[Opening Data supplied section]

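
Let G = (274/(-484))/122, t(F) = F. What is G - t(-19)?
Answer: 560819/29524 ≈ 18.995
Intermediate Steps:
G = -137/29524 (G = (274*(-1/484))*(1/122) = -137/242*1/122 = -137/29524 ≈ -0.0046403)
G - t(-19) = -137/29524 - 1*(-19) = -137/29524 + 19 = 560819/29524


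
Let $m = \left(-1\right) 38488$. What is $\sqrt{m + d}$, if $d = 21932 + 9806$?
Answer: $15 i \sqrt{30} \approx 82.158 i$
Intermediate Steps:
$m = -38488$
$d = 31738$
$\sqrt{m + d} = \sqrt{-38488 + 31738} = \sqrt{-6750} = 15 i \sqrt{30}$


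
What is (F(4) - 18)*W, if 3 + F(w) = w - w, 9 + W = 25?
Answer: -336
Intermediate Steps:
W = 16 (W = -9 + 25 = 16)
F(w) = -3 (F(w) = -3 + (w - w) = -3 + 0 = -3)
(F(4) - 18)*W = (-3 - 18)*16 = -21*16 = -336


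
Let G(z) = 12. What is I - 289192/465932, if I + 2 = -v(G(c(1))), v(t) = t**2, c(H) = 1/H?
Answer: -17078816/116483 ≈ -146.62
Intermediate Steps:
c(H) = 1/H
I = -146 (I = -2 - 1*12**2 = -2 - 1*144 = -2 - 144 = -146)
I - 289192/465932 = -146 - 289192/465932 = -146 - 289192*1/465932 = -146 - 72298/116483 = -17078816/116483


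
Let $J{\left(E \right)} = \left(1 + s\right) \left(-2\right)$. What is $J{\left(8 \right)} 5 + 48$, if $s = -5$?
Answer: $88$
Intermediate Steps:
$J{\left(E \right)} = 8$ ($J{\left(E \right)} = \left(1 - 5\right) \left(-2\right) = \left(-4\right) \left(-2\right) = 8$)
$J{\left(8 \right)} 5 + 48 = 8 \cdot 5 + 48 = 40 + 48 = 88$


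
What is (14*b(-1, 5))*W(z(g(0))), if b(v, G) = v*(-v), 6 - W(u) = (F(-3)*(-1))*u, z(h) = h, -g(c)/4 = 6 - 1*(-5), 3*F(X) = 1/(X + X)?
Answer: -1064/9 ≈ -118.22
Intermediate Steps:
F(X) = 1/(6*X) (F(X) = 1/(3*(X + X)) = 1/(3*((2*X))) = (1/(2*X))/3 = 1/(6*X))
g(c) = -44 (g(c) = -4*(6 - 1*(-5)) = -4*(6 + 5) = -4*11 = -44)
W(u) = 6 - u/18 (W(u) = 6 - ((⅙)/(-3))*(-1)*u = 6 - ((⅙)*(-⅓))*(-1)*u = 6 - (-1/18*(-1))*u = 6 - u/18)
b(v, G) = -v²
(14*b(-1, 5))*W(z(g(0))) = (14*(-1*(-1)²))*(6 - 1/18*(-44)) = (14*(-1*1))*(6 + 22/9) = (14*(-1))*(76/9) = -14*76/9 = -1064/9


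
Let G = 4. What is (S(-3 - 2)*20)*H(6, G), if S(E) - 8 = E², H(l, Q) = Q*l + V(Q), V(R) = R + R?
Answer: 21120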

[Closing Data supplied section]

#### [The problem]
The required output is the line containing "Let G = 4. What" through the last line of the records above, each copied exactly and nothing more.

#### [Response]
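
Let G = 4. What is (S(-3 - 2)*20)*H(6, G), if S(E) - 8 = E², H(l, Q) = Q*l + V(Q), V(R) = R + R?
Answer: 21120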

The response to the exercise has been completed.